◆ **What needs to be done**
Wherever a line of the data contains "sources", copy that line.

◆ **Dataset records**
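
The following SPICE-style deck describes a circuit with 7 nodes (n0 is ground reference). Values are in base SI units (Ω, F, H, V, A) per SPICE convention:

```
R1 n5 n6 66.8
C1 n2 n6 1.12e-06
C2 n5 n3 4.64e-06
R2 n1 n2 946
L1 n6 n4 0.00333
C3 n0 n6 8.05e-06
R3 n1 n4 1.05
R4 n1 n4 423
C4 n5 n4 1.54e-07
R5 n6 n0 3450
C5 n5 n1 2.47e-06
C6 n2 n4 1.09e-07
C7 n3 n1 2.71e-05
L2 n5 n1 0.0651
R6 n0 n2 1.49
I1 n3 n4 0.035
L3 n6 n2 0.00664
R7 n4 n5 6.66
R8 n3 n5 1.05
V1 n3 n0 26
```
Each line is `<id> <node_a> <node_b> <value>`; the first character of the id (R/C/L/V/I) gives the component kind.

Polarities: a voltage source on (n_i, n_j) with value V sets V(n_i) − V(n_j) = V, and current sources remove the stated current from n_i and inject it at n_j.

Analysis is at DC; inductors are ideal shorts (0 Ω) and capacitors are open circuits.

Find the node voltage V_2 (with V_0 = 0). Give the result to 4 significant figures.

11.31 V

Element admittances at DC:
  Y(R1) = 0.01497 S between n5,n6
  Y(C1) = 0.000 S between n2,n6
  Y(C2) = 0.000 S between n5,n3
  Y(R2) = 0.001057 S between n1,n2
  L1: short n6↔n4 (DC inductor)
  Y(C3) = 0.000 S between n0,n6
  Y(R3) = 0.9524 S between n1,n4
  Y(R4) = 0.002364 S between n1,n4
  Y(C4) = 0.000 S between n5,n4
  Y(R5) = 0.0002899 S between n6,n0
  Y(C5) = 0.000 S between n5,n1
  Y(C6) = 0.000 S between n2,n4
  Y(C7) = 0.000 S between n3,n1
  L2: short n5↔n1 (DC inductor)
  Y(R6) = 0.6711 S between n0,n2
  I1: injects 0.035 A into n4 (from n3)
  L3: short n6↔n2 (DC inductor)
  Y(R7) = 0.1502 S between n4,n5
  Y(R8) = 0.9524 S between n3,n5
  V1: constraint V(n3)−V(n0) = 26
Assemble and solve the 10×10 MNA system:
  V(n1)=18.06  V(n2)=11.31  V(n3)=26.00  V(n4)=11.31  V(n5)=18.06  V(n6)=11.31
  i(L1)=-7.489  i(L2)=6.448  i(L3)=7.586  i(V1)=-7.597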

---

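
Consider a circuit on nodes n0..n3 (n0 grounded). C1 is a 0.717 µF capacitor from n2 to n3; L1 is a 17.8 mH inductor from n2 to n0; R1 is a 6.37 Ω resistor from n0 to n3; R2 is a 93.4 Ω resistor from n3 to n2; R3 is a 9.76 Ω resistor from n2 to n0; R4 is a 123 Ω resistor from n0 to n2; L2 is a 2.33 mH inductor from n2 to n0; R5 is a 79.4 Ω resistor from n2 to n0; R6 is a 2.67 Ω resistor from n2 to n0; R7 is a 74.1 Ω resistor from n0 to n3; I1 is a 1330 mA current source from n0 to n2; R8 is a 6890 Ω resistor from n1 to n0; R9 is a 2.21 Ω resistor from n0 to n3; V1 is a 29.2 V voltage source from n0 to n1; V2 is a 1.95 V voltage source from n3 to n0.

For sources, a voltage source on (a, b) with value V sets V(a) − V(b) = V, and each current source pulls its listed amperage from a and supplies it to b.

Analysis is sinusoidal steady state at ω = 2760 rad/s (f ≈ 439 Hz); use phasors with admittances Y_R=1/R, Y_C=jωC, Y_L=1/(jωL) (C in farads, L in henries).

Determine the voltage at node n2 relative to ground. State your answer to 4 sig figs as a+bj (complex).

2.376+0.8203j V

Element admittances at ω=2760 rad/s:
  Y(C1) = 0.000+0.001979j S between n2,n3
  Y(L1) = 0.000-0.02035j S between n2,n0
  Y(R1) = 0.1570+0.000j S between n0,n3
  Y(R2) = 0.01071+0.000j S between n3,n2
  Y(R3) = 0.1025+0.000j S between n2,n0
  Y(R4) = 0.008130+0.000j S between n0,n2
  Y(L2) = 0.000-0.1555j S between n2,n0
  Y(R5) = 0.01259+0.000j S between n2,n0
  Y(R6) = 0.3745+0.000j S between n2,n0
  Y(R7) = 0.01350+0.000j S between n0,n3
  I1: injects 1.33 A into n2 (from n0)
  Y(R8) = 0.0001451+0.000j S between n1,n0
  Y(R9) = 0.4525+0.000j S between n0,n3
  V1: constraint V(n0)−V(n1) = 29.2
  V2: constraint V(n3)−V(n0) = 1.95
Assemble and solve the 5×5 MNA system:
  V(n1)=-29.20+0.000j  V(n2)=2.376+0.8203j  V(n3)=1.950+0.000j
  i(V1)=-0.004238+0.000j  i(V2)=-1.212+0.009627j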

◆ **Written answer**
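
Polarities: a voltage source on (n_i, n_j) with value V sets V(n_i) − V(n_j) = V, and current sources remove the stated current from n_i and inject it at n_j.
For sources, a voltage source on (a, b) with value V sets V(a) − V(b) = V, and each current source pulls its listed amperage from a and supplies it to b.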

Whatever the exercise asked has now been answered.